Collected data
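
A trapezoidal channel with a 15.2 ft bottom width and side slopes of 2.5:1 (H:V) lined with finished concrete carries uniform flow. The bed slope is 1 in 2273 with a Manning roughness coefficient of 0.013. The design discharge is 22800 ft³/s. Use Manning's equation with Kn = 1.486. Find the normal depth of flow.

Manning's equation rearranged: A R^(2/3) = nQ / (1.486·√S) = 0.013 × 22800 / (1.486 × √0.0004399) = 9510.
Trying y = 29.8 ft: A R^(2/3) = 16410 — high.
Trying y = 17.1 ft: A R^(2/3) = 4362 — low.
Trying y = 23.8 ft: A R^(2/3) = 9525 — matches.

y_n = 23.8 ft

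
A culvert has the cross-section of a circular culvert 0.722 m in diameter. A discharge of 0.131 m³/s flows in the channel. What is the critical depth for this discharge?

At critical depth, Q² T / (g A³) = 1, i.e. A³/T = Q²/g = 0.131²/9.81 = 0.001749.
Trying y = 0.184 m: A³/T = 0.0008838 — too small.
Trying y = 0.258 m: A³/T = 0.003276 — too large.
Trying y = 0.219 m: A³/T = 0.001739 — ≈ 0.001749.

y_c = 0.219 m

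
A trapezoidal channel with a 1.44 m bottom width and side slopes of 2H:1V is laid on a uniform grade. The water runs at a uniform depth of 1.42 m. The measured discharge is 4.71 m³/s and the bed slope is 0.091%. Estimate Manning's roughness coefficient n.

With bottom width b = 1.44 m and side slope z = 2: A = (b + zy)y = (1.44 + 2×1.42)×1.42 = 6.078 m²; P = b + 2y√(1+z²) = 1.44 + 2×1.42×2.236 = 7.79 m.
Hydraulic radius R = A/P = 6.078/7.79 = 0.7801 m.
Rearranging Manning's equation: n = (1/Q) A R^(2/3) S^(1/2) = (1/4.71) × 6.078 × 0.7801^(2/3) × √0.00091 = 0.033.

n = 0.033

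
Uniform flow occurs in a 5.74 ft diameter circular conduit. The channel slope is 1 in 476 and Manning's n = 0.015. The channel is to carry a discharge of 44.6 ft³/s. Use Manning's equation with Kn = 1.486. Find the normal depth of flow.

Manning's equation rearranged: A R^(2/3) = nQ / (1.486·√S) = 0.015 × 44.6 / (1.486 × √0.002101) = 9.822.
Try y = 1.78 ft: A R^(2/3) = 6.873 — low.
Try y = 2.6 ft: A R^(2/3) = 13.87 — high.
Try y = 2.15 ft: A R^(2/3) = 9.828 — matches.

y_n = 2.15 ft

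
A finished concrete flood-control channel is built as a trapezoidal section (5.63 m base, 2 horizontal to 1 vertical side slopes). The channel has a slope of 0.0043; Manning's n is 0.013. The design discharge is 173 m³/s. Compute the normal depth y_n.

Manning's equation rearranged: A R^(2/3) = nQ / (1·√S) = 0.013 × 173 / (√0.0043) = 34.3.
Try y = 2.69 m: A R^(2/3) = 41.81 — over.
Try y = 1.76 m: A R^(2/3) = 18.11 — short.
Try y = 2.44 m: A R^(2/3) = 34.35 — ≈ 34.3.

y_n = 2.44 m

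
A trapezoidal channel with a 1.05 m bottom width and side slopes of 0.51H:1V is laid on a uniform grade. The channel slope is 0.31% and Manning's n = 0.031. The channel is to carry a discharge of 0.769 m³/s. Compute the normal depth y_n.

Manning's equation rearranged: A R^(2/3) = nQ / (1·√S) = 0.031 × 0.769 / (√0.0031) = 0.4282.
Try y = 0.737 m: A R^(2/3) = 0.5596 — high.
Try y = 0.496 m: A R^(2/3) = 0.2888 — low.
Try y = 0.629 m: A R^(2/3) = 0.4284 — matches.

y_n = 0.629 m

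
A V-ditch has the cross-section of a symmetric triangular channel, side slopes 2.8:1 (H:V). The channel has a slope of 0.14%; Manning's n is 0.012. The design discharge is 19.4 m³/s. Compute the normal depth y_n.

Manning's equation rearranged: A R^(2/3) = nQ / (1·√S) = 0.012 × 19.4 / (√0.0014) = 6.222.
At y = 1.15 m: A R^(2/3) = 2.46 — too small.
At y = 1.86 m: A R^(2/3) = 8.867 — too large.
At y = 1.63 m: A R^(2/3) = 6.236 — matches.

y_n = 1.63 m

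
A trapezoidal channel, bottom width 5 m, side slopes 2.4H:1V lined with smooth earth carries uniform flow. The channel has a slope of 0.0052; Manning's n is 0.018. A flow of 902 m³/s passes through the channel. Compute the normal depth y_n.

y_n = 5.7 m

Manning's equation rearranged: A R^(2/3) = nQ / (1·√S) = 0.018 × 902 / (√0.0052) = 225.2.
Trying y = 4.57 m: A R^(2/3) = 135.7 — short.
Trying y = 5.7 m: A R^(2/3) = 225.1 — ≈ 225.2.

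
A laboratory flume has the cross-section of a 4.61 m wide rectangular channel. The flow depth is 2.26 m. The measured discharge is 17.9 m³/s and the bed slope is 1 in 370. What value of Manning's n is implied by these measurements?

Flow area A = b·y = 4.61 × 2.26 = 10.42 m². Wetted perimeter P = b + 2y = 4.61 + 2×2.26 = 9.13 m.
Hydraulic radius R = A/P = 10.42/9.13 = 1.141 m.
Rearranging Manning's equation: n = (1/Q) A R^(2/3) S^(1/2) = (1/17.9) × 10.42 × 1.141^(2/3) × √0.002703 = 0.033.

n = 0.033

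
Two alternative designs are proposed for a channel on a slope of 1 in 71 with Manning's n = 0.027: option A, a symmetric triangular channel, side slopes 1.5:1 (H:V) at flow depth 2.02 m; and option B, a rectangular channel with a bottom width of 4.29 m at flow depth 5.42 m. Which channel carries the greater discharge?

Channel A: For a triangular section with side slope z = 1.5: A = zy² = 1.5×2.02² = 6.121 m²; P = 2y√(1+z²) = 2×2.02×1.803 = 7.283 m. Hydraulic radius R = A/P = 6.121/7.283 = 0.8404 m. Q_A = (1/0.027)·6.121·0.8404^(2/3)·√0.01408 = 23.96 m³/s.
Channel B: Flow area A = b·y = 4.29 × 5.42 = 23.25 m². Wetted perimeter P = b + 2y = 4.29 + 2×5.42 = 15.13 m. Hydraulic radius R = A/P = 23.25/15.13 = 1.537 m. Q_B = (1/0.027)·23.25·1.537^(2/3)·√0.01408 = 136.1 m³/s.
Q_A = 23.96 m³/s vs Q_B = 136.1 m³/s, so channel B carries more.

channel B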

ACTIVITY:
All lines from the one with "Two alternative designs" onward to the end of the records above should be repeated exactly, and only those lines.

EXPECTED OUTPUT:
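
Two alternative designs are proposed for a channel on a slope of 1 in 71 with Manning's n = 0.027: option A, a symmetric triangular channel, side slopes 1.5:1 (H:V) at flow depth 2.02 m; and option B, a rectangular channel with a bottom width of 4.29 m at flow depth 5.42 m. Which channel carries the greater discharge?

Channel A: For a triangular section with side slope z = 1.5: A = zy² = 1.5×2.02² = 6.121 m²; P = 2y√(1+z²) = 2×2.02×1.803 = 7.283 m. Hydraulic radius R = A/P = 6.121/7.283 = 0.8404 m. Q_A = (1/0.027)·6.121·0.8404^(2/3)·√0.01408 = 23.96 m³/s.
Channel B: Flow area A = b·y = 4.29 × 5.42 = 23.25 m². Wetted perimeter P = b + 2y = 4.29 + 2×5.42 = 15.13 m. Hydraulic radius R = A/P = 23.25/15.13 = 1.537 m. Q_B = (1/0.027)·23.25·1.537^(2/3)·√0.01408 = 136.1 m³/s.
Q_A = 23.96 m³/s vs Q_B = 136.1 m³/s, so channel B carries more.

channel B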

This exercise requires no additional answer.